*** Data under study ***

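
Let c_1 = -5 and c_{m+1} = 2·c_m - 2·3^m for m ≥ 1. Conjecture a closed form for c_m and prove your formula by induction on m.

c_m = 2^(m - 1) - 2·3^m

Computing the first terms: c_1 = -5, c_2 = -16, c_3 = -50. This suggests c_m = 2^(m - 1) - 2·3^m.
Base case (m = 1): the formula gives -5 = -5 = c_1.
Inductive step: assume the claim holds for m = r, so c_r = 2^(r - 1) - 2·3^r.
Then c_{r+1} = 2·c_r - 2·3^r = 2·(2^(r - 1) - 2·3^r) - 2·3^r = 2^r - 2·3^(r + 1) = 2^((r+1) - 1) - 2·3^(r+1),
which is the claimed formula at m = r+1.
Hence, by induction on m, the claim holds for every m ≥ 1.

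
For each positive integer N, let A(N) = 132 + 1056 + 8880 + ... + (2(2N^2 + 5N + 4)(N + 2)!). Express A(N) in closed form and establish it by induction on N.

A(N) = (4N + 2)(N + 3)! - 12

We claim A(N) = (4N + 2)(N + 3)! - 12 for all N ≥ 1.
When N = 1: A(1) = 132, and the closed form gives 132. They agree.
Inductive step: suppose the statement holds for some m ≥ 1, so A(m) = (4m + 2)(m + 3)! - 12.
Then A(m+1) = A(m) + (2(2m^2 + 9m + 11)(m + 3)!) = ((4m + 2)(m + 3)! - 12) + (2(2m^2 + 9m + 11)(m + 3)!).
Simplifying, A(m+1) = (4(m+1) + 2)((m+1) + 3)! - 12,
which is the closed form with N = m+1.
By induction, the statement is established for all N ≥ 1.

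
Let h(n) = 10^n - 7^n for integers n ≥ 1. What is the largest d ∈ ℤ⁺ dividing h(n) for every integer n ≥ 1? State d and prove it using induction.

Computing the first values: h(1) = 3 and h(2) = 51; gcd(3, 51) = 3, so d ≤ 3.
We prove 3 | 10^n - 7^n for all n ≥ 1 by induction on n.
Base step (n = 1): h(1) = 3 = 3·(1), so 3 | h(1).
Suppose the result is true for n = m, i.e. 3 | h(m). Then
10^{m+1} − 7^{m+1} = 10·10^m − 7·7^m = 10·(10^m − 7^m) + (3)·7^m. The first term is divisible by 3 by the inductive hypothesis, and the second term (3)·7^m is divisible by 3 since 3 | 3. Hence 3 | h(m+1).
By the principle of mathematical induction, the result holds for all n ≥ 1.
Therefore the largest such d is 3.

d = 3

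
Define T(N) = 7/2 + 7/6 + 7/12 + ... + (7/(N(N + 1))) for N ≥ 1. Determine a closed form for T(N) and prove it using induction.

We claim T(N) = 7N/(N + 1) for all N ≥ 1.
For the base case N = 1: T(1) = 7/2, and the closed form gives 7/2. They agree.
Inductive step: assume the claim holds for N = k, so T(k) = 7k/(k + 1).
Then T(k+1) = T(k) + (7/((k + 1)(k + 2))) = (7k/(k + 1)) + (7/((k + 1)(k + 2))).
Simplifying, T(k+1) = 7(k + 1)/(k + 2) = 7(k+1)/((k+1) + 1),
which is the closed form with N = k+1.
By the principle of mathematical induction, the result holds for all N ≥ 1.

T(N) = 7N/(N + 1)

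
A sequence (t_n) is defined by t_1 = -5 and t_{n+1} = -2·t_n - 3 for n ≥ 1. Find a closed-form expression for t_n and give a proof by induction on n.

t_n = -(-2)^(n + 1) - 1

Computing the first terms: t_1 = -5, t_2 = 7, t_3 = -17. This suggests t_n = -(-2)^(n + 1) - 1.
Base case (n = 1): the formula gives -5 = -5 = t_1.
Inductive step: assume the claim holds for n = k, so t_k = -(-2)^(k + 1) - 1.
Then t_{k+1} = -2·t_k - 3 = -2·(-(-2)^(k + 1) - 1) - 3 = -(-2)^(k + 2) - 1 = -(-2)^((k+1) + 1) - 1,
which is the claimed formula at n = k+1.
Hence, by induction on n, the claim holds for every n ≥ 1.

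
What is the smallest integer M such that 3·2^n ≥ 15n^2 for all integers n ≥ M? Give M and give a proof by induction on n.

At n = 8: 768 < 960, so the inequality fails and M ≥ 9. We prove 3·2^n ≥ 15n^2 for all n ≥ 9.
For the base case n = 9: 3·2^n = 1536 and 15n^2 = 1215, so 1536 ≥ 1215.
Suppose the result is true for n = k, so 3·2^k ≥ 15k^2.
Then 3·2^(k + 1) = 2·(3·2^k) ≥ 2·(15k^2).
Also, for k ≥ 9 we have 2·(15k^2) ≥ 15(k+1)^2, since 2 ≥ (1 + 1/k)^2 for all k ≥ 9.
Combining, 3·2^(k + 1) ≥ 15(k+1)^2.
This completes the induction.
Hence the smallest such M is 9.

M = 9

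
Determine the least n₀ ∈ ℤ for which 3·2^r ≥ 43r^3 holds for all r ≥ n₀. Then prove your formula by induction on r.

n₀ = 16

At r = 15: 98304 < 145125, so the inequality fails and n₀ ≥ 16. We prove 3·2^r ≥ 43r^3 for all r ≥ 16.
For the base case r = 16: 3·2^r = 196608 and 43r^3 = 176128, so 196608 ≥ 176128.
Inductive step: suppose the statement holds for some i ≥ 16, so 3·2^i ≥ 43i^3.
Then 3·2^(i + 1) = 2·(3·2^i) ≥ 2·(43i^3).
Also, for i ≥ 16 we have 2·(43i^3) ≥ 43(i+1)^3, since 2 ≥ (1 + 1/i)^3 for all i ≥ 16.
Combining, 3·2^(i + 1) ≥ 43(i+1)^3.
By the principle of mathematical induction, the result holds for all r ≥ 16.
Hence the smallest such n₀ is 16.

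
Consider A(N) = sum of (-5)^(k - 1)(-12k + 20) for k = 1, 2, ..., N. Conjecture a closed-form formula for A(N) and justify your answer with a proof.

We claim A(N) = (-5)^N(2N - 3) + 3 for all N ≥ 1.
Base case (N = 1): A(1) = 8, and the closed form gives 8. They agree.
Inductive step: suppose the statement holds for some k ≥ 1, so A(k) = (-5)^k(2k - 3) + 3.
Then A(k+1) = A(k) + ((-5)^k(-12k + 8)) = ((-5)^k(2k - 3) + 3) + ((-5)^k(-12k + 8)).
Simplifying, A(k+1) = -10(-5)^k·k + 5(-5)^k + 3 = (-5)^(k+1)(2(k+1) - 3) + 3,
which is the closed form with N = k+1.
This completes the induction.

A(N) = (-5)^N(2N - 3) + 3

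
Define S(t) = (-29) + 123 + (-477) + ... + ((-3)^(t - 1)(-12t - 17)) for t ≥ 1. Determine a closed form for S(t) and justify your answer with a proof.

We claim S(t) = (-3)^t(3t + 5) - 5 for all t ≥ 1.
For the base case t = 1: S(1) = -29, and the closed form gives -29. They agree.
Suppose the result is true for t = p, so S(p) = (-3)^p(3p + 5) - 5.
Then S(p+1) = S(p) + ((-3)^p(-12p - 29)) = ((-3)^p(3p + 5) - 5) + ((-3)^p(-12p - 29)).
Simplifying, S(p+1) = -9(-3)^p·p - 24(-3)^p - 5 = (-3)^(p+1)(3(p+1) + 5) - 5,
which is the closed form with t = p+1.
Hence, by induction on t, the claim holds for every t ≥ 1.

S(t) = (-3)^t(3t + 5) - 5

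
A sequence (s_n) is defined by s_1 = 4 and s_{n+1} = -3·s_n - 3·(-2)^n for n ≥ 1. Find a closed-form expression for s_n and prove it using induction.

s_n = -3(-2)^n - 2(-3)^(n - 1)

Computing the first terms: s_1 = 4, s_2 = -6, s_3 = 6. This suggests s_n = -3(-2)^n - 2(-3)^(n - 1).
For the base case n = 1: the formula gives 4 = 4 = s_1.
For the inductive step, assume it holds for an arbitrary k ≥ 1, so s_k = -3(-2)^k - 2(-3)^(k - 1).
Then s_{k+1} = -3·s_k - 3·(-2)^k = -3·(-3(-2)^k - 2(-3)^(k - 1)) - 3·(-2)^k = -3(-2)^(k + 1) - 2(-3)^k = -3(-2)^(k+1) - 2(-3)^((k+1) - 1),
which is the claimed formula at n = k+1.
By induction, the statement is established for all n ≥ 1.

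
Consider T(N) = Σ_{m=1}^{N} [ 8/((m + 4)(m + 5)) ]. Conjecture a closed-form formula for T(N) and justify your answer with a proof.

We claim T(N) = 8N/(5(N + 5)) for all N ≥ 1.
When N = 1: T(1) = 4/15, and the closed form gives 4/15. They agree.
Inductive step: suppose the statement holds for some m ≥ 1, so T(m) = 8m/(5(m + 5)).
Then T(m+1) = T(m) + (8/((m + 5)(m + 6))) = (8m/(5(m + 5))) + (8/((m + 5)(m + 6))).
Simplifying, T(m+1) = 8(m + 1)/(5(m + 6)) = 8(m+1)/(5((m+1) + 5)),
which is the closed form with N = m+1.
Hence, by induction on N, the claim holds for every N ≥ 1.

T(N) = 8N/(5(N + 5))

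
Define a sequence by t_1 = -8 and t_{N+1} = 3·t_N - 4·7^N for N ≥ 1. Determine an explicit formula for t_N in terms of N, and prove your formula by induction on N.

Computing the first terms: t_1 = -8, t_2 = -52, t_3 = -352. This suggests t_N = -3^(N - 1) - 7^N.
Base case (N = 1): the formula gives -8 = -8 = t_1.
For the inductive step, assume it holds for an arbitrary p ≥ 1, so t_p = -3^(p - 1) - 7^p.
Then t_{p+1} = 3·t_p - 4·7^p = 3·(-3^(p - 1) - 7^p) - 4·7^p = -3^p - 7^(p + 1) = -3^((p+1) - 1) - 7^(p+1),
which is the claimed formula at N = p+1.
By induction, the statement is established for all N ≥ 1.

t_N = -3^(N - 1) - 7^N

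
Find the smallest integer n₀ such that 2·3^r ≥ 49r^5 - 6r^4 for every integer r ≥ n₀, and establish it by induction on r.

n₀ = 16

At r = 15: 28697814 < 36905625, so the inequality fails and n₀ ≥ 16. We prove 2·3^r ≥ 49r^5 - 6r^4 for all r ≥ 16.
Base step (r = 16): 2·3^r = 86093442 and 49r^5 - 6r^4 = 50987008, so 86093442 ≥ 50987008.
For the inductive step, assume it holds for an arbitrary m ≥ 16, so 2·3^m ≥ 49m^5 - 6m^4.
Then 2·3^(m + 1) = 3·(2·3^m) ≥ 3·(49m^5 - 6m^4).
Also, for m ≥ 16 we have 3·(49m^5 - 6m^4) ≥ 49(m+1)^5 - 6(m+1)^4, since 3·(49m^5 - 6m^4) − (49(m+1)^5 - 6(m+1)^4) = 98m^5 - 257m^4 - 466m^3 - 454m^2 - 221m - 43, which is nonnegative for all m ≥ 16.
Combining, 2·3^(m + 1) ≥ 49(m+1)^5 - 6(m+1)^4.
By the principle of mathematical induction, the result holds for all r ≥ 16.
Hence the smallest such n₀ is 16.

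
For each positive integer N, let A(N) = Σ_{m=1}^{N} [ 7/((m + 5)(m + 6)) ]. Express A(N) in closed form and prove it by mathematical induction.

We claim A(N) = 7N/(6(N + 6)) for all N ≥ 1.
For the base case N = 1: A(1) = 1/6, and the closed form gives 1/6. They agree.
Suppose the result is true for N = m, so A(m) = 7m/(6(m + 6)).
Then A(m+1) = A(m) + (7/((m + 6)(m + 7))) = (7m/(6(m + 6))) + (7/((m + 6)(m + 7))).
Simplifying, A(m+1) = 7(m + 1)/(6(m + 7)) = 7(m+1)/(6((m+1) + 6)),
which is the closed form with N = m+1.
This completes the induction.

A(N) = 7N/(6(N + 6))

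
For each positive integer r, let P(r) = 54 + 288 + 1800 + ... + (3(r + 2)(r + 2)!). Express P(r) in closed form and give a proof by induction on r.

P(r) = 3(r + 3)! - 18

We claim P(r) = 3(r + 3)! - 18 for all r ≥ 1.
Base case (r = 1): P(1) = 54, and the closed form gives 54. They agree.
Suppose the result is true for r = k, so P(k) = 3(k + 3)! - 18.
Then P(k+1) = P(k) + (3(k + 3)(k + 3)!) = (3(k + 3)! - 18) + (3(k + 3)(k + 3)!).
Simplifying, P(k+1) = 3((k+1) + 3)! - 18,
which is the closed form with r = k+1.
This completes the induction.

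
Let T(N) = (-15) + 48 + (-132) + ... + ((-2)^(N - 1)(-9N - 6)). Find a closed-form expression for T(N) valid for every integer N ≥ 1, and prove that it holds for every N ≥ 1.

T(N) = 3(-2)^N(N + 1) - 3

We claim T(N) = 3(-2)^N(N + 1) - 3 for all N ≥ 1.
For the base case N = 1: T(1) = -15, and the closed form gives -15. They agree.
For the inductive step, assume it holds for an arbitrary k ≥ 1, so T(k) = 3(-2)^k(k + 1) - 3.
Then T(k+1) = T(k) + ((-2)^k(-9k - 15)) = (3(-2)^k(k + 1) - 3) + ((-2)^k(-9k - 15)).
Simplifying, T(k+1) = -6(-2)^k·k - 12(-2)^k - 3 = 3(-2)^(k+1)((k+1) + 1) - 3,
which is the closed form with N = k+1.
By induction, the statement is established for all N ≥ 1.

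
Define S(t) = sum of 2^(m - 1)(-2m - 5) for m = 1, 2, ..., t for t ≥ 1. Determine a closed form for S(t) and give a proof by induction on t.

S(t) = -2^t(2t + 3) + 3

We claim S(t) = -2^t(2t + 3) + 3 for all t ≥ 1.
Base step (t = 1): S(1) = -7, and the closed form gives -7. They agree.
Suppose the result is true for t = m, so S(m) = -2^m(2m + 3) + 3.
Then S(m+1) = S(m) + (2^m(-2m - 7)) = (-2^m(2m + 3) + 3) + (2^m(-2m - 7)).
Simplifying, S(m+1) = -4·2^m·m - 10·2^m + 3 = -2^(m+1)(2(m+1) + 3) + 3,
which is the closed form with t = m+1.
By induction, the statement is established for all t ≥ 1.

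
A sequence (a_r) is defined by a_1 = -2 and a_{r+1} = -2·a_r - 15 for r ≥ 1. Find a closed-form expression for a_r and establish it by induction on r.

a_r = 3(-2)^(r - 1) - 5

Computing the first terms: a_1 = -2, a_2 = -11, a_3 = 7. This suggests a_r = 3(-2)^(r - 1) - 5.
Base case (r = 1): the formula gives -2 = -2 = a_1.
Suppose the result is true for r = i, so a_i = 3(-2)^(i - 1) - 5.
Then a_{i+1} = -2·a_i - 15 = -2·(3(-2)^(i - 1) - 5) - 15 = 3(-2)^i - 5 = 3(-2)^((i+1) - 1) - 5,
which is the claimed formula at r = i+1.
By induction, the statement is established for all r ≥ 1.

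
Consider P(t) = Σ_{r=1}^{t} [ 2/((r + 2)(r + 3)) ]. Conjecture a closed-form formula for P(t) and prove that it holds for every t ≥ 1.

We claim P(t) = 2t/(3(t + 3)) for all t ≥ 1.
Base step (t = 1): P(1) = 1/6, and the closed form gives 1/6. They agree.
For the inductive step, assume it holds for an arbitrary r ≥ 1, so P(r) = 2r/(3(r + 3)).
Then P(r+1) = P(r) + (2/((r + 3)(r + 4))) = (2r/(3(r + 3))) + (2/((r + 3)(r + 4))).
Simplifying, P(r+1) = 2(r + 1)/(3(r + 4)) = 2(r+1)/(3((r+1) + 3)),
which is the closed form with t = r+1.
By induction, the statement is established for all t ≥ 1.

P(t) = 2t/(3(t + 3))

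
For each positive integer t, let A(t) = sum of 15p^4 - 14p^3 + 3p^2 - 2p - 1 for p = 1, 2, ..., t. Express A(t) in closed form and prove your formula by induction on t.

A(t) = t(3t^4 + 4t^3 - t^2 - 3t - 2)

We claim A(t) = t(3t^4 + 4t^3 - t^2 - 3t - 2) for all t ≥ 1.
When t = 1: A(1) = 1, and the closed form gives 1. They agree.
Inductive step: assume the claim holds for t = p, so A(p) = p(3p^4 + 4p^3 - p^2 - 3p - 2).
Then A(p+1) = A(p) + (15p^4 + 46p^3 + 51p^2 + 22p + 1) = (p(3p^4 + 4p^3 - p^2 - 3p - 2)) + (15p^4 + 46p^3 + 51p^2 + 22p + 1).
Simplifying, A(p+1) = (p + 1)(3p^4 + 16p^3 + 29p^2 + 19p + 1) = (p+1)(3(p+1)^4 + 4(p+1)^3 - (p+1)^2 - 3(p+1) - 2),
which is the closed form with t = p+1.
This completes the induction.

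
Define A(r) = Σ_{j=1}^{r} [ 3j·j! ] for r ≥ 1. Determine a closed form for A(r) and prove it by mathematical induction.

We claim A(r) = (3r + 3)r! - 3 for all r ≥ 1.
Base case (r = 1): A(1) = 3, and the closed form gives 3. They agree.
Inductive step: assume the claim holds for r = j, so A(j) = (3j + 3)j! - 3.
Then A(j+1) = A(j) + (3(j + 1)(j + 1)!) = ((3j + 3)j! - 3) + (3(j + 1)(j + 1)!).
Simplifying, A(j+1) = (3(j+1) + 3)(j+1)! - 3,
which is the closed form with r = j+1.
By induction, the statement is established for all r ≥ 1.

A(r) = (3r + 3)r! - 3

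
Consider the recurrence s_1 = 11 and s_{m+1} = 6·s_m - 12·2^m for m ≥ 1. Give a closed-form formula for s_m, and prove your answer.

s_m = 3·2^m + 5·6^(m - 1)

Computing the first terms: s_1 = 11, s_2 = 42, s_3 = 204. This suggests s_m = 3·2^m + 5·6^(m - 1).
When m = 1: the formula gives 11 = 11 = s_1.
Inductive step: assume the claim holds for m = p, so s_p = 3·2^p + 5·6^(p - 1).
Then s_{p+1} = 6·s_p - 12·2^p = 6·(3·2^p + 5·6^(p - 1)) - 12·2^p = 3·2^(p + 1) + 5·6^p = 3·2^(p+1) + 5·6^((p+1) - 1),
which is the claimed formula at m = p+1.
By induction, the statement is established for all m ≥ 1.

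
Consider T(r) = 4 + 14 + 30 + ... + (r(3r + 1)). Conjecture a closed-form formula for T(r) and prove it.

T(r) = r(r + 1)^2

We claim T(r) = r(r + 1)^2 for all r ≥ 1.
Base step (r = 1): T(1) = 4, and the closed form gives 4. They agree.
Inductive step: suppose the statement holds for some k ≥ 1, so T(k) = k(k^2 + 2k + 1).
Then T(k+1) = T(k) + ((k + 1)(3k + 4)) = (k(k^2 + 2k + 1)) + ((k + 1)(3k + 4)).
Simplifying, T(k+1) = (k + 1)(k + 2)^2 = (k+1)((k+1) + 1)^2,
which is the closed form with r = k+1.
By induction, the statement is established for all r ≥ 1.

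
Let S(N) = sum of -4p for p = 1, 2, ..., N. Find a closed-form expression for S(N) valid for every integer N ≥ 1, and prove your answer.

S(N) = -2N(N + 1)

We claim S(N) = -2N(N + 1) for all N ≥ 1.
Base step (N = 1): S(1) = -4, and the closed form gives -4. They agree.
For the inductive step, assume it holds for an arbitrary p ≥ 1, so S(p) = 2p(-p - 1).
Then S(p+1) = S(p) + (-4p - 4) = (2p(-p - 1)) + (-4p - 4).
Simplifying, S(p+1) = -2(p + 1)(p + 2) = -2(p+1)((p+1) + 1),
which is the closed form with N = p+1.
Hence, by induction on N, the claim holds for every N ≥ 1.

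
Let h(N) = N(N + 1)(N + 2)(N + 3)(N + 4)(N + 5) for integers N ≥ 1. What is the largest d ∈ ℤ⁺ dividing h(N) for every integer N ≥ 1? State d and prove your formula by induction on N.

d = 720

Computing the first values: h(1) = 720 and h(2) = 5040; gcd(720, 5040) = 720, so d ≤ 720.
We prove 720 | N(N + 1)(N + 2)(N + 3)(N + 4)(N + 5) for all N ≥ 1 by induction on N.
Base case (N = 1): h(1) = 720 = 720·(1), so 720 | h(1).
Inductive step: assume the claim holds for N = r, i.e. 720 | h(r). Then
h(r+1) − h(r) = (r+1)·(r+2)·(r+3)·(r+4)·(r+5)·(r+6) − r·(r+1)·(r+2)·(r+3)·(r+4)·(r+5) = (r+1)·(r+2)·(r+3)·(r+4)·(r+5)·[(r+6) − r] = 6·(r+1)·(r+2)·(r+3)·(r+4)·(r+5). The product of 5 consecutive integers is divisible by (5)! = 120, so h(r+1) − h(r) is divisible by 6·120 = 720. By the inductive hypothesis 720 | h(r), hence 720 | h(r+1).
By the principle of mathematical induction, the result holds for all N ≥ 1.
Therefore the largest such d is 720.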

*** End of Data under study ***

> What is required
Start at the line containing "Let S(N) = sum" and transcribe through the end of the entries. Please keep both ends and add nothing.

> Answer below
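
Let S(N) = sum of -4p for p = 1, 2, ..., N. Find a closed-form expression for S(N) valid for every integer N ≥ 1, and prove your answer.

S(N) = -2N(N + 1)

We claim S(N) = -2N(N + 1) for all N ≥ 1.
Base step (N = 1): S(1) = -4, and the closed form gives -4. They agree.
For the inductive step, assume it holds for an arbitrary p ≥ 1, so S(p) = 2p(-p - 1).
Then S(p+1) = S(p) + (-4p - 4) = (2p(-p - 1)) + (-4p - 4).
Simplifying, S(p+1) = -2(p + 1)(p + 2) = -2(p+1)((p+1) + 1),
which is the closed form with N = p+1.
Hence, by induction on N, the claim holds for every N ≥ 1.

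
Let h(N) = N(N + 1)(N + 2)(N + 3)(N + 4)(N + 5) for integers N ≥ 1. What is the largest d ∈ ℤ⁺ dividing h(N) for every integer N ≥ 1? State d and prove your formula by induction on N.

d = 720

Computing the first values: h(1) = 720 and h(2) = 5040; gcd(720, 5040) = 720, so d ≤ 720.
We prove 720 | N(N + 1)(N + 2)(N + 3)(N + 4)(N + 5) for all N ≥ 1 by induction on N.
Base case (N = 1): h(1) = 720 = 720·(1), so 720 | h(1).
Inductive step: assume the claim holds for N = r, i.e. 720 | h(r). Then
h(r+1) − h(r) = (r+1)·(r+2)·(r+3)·(r+4)·(r+5)·(r+6) − r·(r+1)·(r+2)·(r+3)·(r+4)·(r+5) = (r+1)·(r+2)·(r+3)·(r+4)·(r+5)·[(r+6) − r] = 6·(r+1)·(r+2)·(r+3)·(r+4)·(r+5). The product of 5 consecutive integers is divisible by (5)! = 120, so h(r+1) − h(r) is divisible by 6·120 = 720. By the inductive hypothesis 720 | h(r), hence 720 | h(r+1).
By the principle of mathematical induction, the result holds for all N ≥ 1.
Therefore the largest such d is 720.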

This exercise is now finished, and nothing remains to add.